(DATA EXTRACT Opens)
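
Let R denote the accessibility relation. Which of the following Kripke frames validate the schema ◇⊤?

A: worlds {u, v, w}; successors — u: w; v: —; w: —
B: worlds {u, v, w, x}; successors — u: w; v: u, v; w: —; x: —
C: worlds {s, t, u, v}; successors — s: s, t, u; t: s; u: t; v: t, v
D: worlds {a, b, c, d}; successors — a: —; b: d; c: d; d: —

C

This is the axiom for seriality; its first-order frame correspondent is ∀x ∃y Rxy.
A: fails — world v has no successor.
B: fails — world w has no successor.
C: satisfies the condition.
D: fails — world a has no successor.
Valid on: C.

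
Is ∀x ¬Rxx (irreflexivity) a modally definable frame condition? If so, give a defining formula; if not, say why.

Not modally definable

Any modally definable frame class is closed under surjective bounded morphisms.
The 2-cycle (worlds a,b with a→b→a) is irreflexive, and the map sending every world to a single reflexive point • is a surjective bounded morphism (forth: every edge maps to (•,•); back: every world has a successor). So any modal formula valid on the 2-cycle is also valid on the reflexive point, which is not irreflexive.
Hence irreflexivity is not modally definable.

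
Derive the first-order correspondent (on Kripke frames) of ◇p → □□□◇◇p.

This is a Sahlqvist (Geach-type) schema ◇^1□^0p → □^3◇^2p.
First-order correspondent: ∀x ∀y ∀z ((xRy ∧ xR³z) → ∃w (y = w ∧ zR²w)).

∀x ∀y ∀z ((xRy ∧ xR³z) → ∃w (y = w ∧ zR²w))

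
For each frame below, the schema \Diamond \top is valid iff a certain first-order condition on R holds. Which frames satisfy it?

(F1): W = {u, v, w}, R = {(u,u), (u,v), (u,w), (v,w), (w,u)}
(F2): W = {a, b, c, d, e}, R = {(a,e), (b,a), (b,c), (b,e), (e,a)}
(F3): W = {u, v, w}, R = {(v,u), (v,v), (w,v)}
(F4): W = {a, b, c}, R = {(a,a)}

This is the axiom for seriality; its first-order frame correspondent is \forall x \exists y Rxy.
(F1): condition met.
(F2): fails — world c has no successor.
(F3): fails — world u has no successor.
(F4): fails — world b has no successor.
Valid on: (F1).

(F1)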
(DATA EXTRACT Closes)
**ACTIVITY:**
Write out word for word every line from the one containing "For each frame" through the last line of the data, and no other line.

**TASK ANSWER:**
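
For each frame below, the schema \Diamond \top is valid iff a certain first-order condition on R holds. Which frames satisfy it?

(F1): W = {u, v, w}, R = {(u,u), (u,v), (u,w), (v,w), (w,u)}
(F2): W = {a, b, c, d, e}, R = {(a,e), (b,a), (b,c), (b,e), (e,a)}
(F3): W = {u, v, w}, R = {(v,u), (v,v), (w,v)}
(F4): W = {a, b, c}, R = {(a,a)}

This is the axiom for seriality; its first-order frame correspondent is \forall x \exists y Rxy.
(F1): condition met.
(F2): fails — world c has no successor.
(F3): fails — world u has no successor.
(F4): fails — world b has no successor.
Valid on: (F1).

(F1)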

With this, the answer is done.